One part of the entries below is wanted: the lines from the one containing "1) (3, 5, 0, 2)" through the one containing "Ground rules: components". Write those out exactly and nothing else.

[[ Supplied entries, beginning ]]

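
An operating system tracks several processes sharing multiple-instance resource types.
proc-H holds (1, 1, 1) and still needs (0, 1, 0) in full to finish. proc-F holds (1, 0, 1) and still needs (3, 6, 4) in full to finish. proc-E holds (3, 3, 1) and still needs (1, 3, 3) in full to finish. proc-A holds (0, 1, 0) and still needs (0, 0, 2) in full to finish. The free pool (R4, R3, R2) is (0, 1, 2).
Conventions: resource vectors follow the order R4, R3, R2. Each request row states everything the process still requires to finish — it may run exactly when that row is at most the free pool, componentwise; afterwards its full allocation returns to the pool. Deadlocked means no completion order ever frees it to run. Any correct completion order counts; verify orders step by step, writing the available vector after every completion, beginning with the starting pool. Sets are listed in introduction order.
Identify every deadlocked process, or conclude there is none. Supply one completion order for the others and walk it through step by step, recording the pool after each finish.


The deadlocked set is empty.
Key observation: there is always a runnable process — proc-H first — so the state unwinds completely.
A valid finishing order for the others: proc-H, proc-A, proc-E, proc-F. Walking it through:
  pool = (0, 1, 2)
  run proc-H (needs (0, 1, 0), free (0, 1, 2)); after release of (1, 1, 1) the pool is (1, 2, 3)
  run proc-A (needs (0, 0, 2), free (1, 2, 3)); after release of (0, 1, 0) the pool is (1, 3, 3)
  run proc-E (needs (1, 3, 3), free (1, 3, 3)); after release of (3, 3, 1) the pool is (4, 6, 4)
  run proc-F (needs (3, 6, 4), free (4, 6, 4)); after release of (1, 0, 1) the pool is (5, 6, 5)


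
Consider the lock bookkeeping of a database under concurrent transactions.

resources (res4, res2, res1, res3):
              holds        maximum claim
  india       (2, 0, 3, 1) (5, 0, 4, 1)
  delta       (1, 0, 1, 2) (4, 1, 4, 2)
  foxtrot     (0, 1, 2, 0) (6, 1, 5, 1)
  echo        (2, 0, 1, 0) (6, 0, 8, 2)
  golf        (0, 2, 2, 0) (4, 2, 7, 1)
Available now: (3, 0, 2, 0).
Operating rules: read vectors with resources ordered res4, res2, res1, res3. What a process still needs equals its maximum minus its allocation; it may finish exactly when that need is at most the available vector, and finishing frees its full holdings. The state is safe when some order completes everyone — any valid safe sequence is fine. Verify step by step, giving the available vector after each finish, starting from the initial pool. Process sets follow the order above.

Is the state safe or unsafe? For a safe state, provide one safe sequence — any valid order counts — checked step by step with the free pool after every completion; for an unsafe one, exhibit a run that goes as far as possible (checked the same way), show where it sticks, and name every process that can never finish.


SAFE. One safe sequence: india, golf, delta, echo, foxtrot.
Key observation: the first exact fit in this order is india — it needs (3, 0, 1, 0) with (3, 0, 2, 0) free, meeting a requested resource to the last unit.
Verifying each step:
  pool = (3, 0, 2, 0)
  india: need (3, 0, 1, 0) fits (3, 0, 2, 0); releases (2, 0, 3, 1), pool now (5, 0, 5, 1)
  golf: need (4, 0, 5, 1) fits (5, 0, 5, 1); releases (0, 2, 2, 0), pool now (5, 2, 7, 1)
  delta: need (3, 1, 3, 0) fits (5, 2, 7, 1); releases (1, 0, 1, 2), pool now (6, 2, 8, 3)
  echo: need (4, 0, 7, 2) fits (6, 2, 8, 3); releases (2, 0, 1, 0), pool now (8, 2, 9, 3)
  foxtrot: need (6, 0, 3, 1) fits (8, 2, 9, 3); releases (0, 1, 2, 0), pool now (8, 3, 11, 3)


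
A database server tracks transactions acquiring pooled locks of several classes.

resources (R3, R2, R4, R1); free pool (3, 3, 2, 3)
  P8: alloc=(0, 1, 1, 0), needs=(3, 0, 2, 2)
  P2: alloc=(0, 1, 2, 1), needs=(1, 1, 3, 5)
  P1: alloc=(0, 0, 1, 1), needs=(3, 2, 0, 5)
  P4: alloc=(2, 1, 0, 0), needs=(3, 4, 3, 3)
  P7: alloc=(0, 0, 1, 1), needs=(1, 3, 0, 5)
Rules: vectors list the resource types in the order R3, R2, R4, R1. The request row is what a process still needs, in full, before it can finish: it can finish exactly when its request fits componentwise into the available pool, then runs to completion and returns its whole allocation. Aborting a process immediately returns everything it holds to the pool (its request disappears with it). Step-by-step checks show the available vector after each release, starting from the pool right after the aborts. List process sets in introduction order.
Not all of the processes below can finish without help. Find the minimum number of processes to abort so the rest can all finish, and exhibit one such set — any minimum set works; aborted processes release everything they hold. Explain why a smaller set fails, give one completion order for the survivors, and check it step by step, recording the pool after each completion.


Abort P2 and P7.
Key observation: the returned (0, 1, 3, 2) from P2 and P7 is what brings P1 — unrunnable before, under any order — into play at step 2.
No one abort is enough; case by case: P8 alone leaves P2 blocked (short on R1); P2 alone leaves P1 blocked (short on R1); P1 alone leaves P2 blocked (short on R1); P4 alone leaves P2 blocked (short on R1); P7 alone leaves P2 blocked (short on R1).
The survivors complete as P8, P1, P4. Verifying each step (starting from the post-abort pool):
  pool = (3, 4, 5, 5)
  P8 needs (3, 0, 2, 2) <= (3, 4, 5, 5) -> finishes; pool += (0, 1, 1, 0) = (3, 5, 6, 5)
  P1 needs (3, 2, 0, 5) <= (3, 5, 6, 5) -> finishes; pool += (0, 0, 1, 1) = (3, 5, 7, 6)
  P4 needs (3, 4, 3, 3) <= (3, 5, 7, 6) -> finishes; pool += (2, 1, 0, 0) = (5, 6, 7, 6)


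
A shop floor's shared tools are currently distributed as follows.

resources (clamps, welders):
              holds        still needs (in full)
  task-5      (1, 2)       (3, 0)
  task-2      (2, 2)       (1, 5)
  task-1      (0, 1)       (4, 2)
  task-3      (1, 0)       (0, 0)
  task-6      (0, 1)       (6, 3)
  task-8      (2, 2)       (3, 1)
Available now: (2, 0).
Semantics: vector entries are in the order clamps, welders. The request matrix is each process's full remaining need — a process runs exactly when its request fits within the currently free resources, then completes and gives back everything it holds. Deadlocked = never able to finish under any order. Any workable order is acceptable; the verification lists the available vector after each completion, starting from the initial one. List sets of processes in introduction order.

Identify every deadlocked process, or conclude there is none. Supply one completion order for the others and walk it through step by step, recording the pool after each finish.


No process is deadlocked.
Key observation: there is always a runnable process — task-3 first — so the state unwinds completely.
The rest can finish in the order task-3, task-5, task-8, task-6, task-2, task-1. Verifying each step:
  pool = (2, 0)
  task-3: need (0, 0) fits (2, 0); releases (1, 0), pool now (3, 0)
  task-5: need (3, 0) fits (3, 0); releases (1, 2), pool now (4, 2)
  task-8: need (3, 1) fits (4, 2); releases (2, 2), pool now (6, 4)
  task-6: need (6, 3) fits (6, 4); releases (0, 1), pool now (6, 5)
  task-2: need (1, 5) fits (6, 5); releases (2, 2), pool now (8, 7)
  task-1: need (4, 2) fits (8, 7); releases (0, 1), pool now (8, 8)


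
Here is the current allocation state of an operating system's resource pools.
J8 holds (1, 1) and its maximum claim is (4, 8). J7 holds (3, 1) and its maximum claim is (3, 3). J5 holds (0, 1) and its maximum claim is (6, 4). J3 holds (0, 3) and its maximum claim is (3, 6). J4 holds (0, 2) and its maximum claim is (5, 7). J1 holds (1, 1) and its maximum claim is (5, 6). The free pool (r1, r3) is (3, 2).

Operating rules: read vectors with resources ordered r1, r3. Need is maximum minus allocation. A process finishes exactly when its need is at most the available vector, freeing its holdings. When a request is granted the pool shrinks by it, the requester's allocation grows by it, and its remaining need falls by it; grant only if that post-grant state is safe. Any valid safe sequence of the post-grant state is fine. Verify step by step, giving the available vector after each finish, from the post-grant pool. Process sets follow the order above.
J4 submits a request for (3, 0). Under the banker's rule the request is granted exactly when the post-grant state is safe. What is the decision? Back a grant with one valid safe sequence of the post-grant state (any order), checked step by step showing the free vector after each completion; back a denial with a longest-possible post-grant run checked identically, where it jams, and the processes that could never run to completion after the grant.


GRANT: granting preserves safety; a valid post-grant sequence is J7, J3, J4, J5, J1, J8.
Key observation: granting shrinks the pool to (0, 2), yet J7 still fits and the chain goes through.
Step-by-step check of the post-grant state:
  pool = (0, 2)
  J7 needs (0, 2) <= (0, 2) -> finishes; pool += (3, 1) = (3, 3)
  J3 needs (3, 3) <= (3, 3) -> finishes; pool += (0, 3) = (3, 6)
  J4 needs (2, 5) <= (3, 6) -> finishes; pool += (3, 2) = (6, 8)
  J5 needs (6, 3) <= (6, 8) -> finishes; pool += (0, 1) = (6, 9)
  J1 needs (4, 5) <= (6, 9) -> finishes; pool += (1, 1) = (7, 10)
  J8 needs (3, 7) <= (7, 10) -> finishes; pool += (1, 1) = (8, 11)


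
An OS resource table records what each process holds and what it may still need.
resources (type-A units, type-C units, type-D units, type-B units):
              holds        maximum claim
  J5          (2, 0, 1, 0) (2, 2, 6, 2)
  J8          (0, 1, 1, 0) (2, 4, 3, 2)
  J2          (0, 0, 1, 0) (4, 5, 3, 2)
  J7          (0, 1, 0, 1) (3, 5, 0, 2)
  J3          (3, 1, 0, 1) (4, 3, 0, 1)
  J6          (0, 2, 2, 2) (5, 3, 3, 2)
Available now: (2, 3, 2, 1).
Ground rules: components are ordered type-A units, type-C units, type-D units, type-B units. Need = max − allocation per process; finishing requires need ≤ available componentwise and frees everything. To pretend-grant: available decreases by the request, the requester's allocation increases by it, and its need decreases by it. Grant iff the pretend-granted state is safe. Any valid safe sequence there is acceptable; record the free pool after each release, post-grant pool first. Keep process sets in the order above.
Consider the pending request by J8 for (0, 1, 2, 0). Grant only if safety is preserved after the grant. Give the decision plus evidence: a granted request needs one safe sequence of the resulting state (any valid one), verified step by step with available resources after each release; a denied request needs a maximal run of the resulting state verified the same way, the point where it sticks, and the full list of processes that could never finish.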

[[ Supplied entries, end ]]

### Answer to the problem
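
  J7          (0, 1, 0, 1) (3, 5, 0, 2)
  J3          (3, 1, 0, 1) (4, 3, 0, 1)
  J6          (0, 2, 2, 2) (5, 3, 3, 2)
Available now: (2, 3, 2, 1).
Ground rules: components are ordered type-A units, type-C units, type-D units, type-B units. Need = max − allocation per process; finishing requires need ≤ available componentwise and frees everything. To pretend-grant: available decreases by the request, the requester's allocation increases by it, and its need decreases by it. Grant iff the pretend-granted state is safe. Any valid safe sequence there is acceptable; record the free pool after each release, post-grant pool first. Keep process sets in the order above.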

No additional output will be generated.